# Extracted records
- - - - - - -

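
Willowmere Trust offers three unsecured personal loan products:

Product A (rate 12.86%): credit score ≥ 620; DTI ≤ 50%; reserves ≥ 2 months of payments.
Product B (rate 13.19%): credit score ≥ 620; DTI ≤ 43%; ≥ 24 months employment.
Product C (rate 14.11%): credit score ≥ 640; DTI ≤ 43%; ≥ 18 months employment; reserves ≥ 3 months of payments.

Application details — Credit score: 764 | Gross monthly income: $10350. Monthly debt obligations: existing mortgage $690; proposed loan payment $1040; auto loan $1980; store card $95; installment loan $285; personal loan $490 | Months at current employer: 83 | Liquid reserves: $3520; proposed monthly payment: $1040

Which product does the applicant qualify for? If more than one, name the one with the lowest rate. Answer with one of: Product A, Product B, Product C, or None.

Total debts = (690 + 1,040 + 1,980 + 95 + 285 + 490) = 4,580; DTI = 4,580/10,350 = 44.3%.
Reserves = 3,520/1,040 = 3.4 months.
Product A: score 764 ≥ 620; DTI 44.3% ≤ 50%; reserves 3.4 ≥ 2 mo → qualifies.
Product B: score 764 ≥ 620; DTI 44.3% > 43%; employment 83 ≥ 24 mo → does not qualify.
Product C: score 764 ≥ 640; DTI 44.3% > 43%; employment 83 ≥ 18 mo; reserves 3.4 ≥ 3 mo → does not qualify.

Product A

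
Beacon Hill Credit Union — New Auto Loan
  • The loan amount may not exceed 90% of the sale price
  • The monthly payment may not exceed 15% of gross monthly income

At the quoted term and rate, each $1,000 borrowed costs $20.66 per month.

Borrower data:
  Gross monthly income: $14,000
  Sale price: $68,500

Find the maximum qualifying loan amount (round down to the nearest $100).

$61,600

Payment cap: 15% × $14,000 = $2,100/month.
At $20.66 per $1,000, that supports 2,100/20.66 × 1,000 ≈ $101,645 → $101,600.
LTV cap: 90% × $68,500 = $61,650 → $61,600.
Binding constraint: loan-to-value.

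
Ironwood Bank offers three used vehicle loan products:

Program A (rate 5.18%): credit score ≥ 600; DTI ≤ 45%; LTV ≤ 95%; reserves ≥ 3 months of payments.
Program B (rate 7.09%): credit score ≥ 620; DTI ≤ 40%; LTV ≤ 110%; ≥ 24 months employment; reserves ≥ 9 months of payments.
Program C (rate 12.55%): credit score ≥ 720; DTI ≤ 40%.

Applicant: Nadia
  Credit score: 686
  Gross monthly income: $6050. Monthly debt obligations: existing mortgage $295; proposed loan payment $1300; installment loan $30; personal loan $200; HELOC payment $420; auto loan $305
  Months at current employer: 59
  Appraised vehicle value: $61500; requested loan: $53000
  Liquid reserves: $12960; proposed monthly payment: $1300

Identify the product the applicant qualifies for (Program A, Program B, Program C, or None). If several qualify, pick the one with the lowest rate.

Total debts = (295 + 1,300 + 30 + 200 + 420 + 305) = 2,550; DTI = 2,550/6,050 = 42.1%.
LTV = 53,000/61,500 = 86.2%.
Reserves = 12,960/1,300 = 10.0 months.
Program A: score 686 ≥ 600; DTI 42.1% ≤ 45%; LTV 86.2% ≤ 95%; reserves 10.0 ≥ 3 mo → qualifies.
Program B: score 686 ≥ 620; DTI 42.1% > 40%; LTV 86.2% ≤ 110%; employment 59 ≥ 24 mo; reserves 10.0 ≥ 9 mo → does not qualify.
Program C: score 686 < 720; DTI 42.1% > 40% → does not qualify.

Program A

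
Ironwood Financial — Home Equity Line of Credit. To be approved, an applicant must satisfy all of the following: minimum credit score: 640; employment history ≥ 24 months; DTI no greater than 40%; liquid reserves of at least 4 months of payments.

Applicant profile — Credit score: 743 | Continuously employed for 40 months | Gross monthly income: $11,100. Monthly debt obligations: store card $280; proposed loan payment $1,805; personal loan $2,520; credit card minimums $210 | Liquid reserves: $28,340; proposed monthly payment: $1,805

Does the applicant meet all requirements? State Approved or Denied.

Credit score 743 ≥ 640 (meets)
Employment 40 ≥ 24 months
Total monthly debts = (280 + 1,805 + 2,520 + 210) = 4,815. DTI = 4,815/11,100 = 43.4% > 40%
Reserves: 28,340 ÷ 1,805 = 15.7 months (meets 4-month minimum)
Fails on DTI.

Denied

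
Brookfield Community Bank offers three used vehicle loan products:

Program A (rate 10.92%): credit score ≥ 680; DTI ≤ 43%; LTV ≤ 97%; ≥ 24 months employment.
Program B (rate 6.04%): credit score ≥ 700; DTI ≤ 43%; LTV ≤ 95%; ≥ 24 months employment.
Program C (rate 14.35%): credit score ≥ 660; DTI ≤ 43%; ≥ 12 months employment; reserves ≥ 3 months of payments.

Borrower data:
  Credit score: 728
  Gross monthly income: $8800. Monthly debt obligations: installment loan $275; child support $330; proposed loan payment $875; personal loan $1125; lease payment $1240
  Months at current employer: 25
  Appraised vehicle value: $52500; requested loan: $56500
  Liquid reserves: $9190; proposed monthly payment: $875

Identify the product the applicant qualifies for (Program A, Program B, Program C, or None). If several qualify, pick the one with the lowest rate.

Total debts = (275 + 330 + 875 + 1,125 + 1,240) = 3,845; DTI = 3,845/8,800 = 43.7%.
LTV = 56,500/52,500 = 107.6%.
Reserves = 9,190/875 = 10.5 months.
Program A: score 728 ≥ 680; DTI 43.7% > 43%; LTV 107.6% > 97%; employment 25 ≥ 24 mo → does not qualify.
Program B: score 728 ≥ 700; DTI 43.7% > 43%; LTV 107.6% > 95%; employment 25 ≥ 24 mo → does not qualify.
Program C: score 728 ≥ 660; DTI 43.7% > 43%; employment 25 ≥ 12 mo; reserves 10.5 ≥ 3 mo → does not qualify.

None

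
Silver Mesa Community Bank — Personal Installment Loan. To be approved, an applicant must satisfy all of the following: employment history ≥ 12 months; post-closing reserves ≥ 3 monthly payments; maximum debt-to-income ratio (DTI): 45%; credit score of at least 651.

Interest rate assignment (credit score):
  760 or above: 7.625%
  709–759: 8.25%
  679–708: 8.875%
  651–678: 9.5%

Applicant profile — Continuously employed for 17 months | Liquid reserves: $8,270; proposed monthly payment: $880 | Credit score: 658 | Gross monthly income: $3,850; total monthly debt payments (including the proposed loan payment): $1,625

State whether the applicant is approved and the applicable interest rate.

Approved at 9.5%

Credit score 658 ≥ 651 (meets minimum)
Reserves: 8,270 ÷ 880 = 9.4 months (meets 3-month minimum)
Debt-to-income = 1,625/3,850 = 42.2% — meets 45% limit
Employment 17 ≥ 12 months
All requirements met. Score 658 falls in the 651–678 tier → 9.5%.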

- - - - - - -

# Problem details
Lines holding "offers" in the data above: copy each of them.

# Written reply
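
Willowmere Trust offers three unsecured personal loan products:
Ironwood Bank offers three used vehicle loan products:
Brookfield Community Bank offers three used vehicle loan products: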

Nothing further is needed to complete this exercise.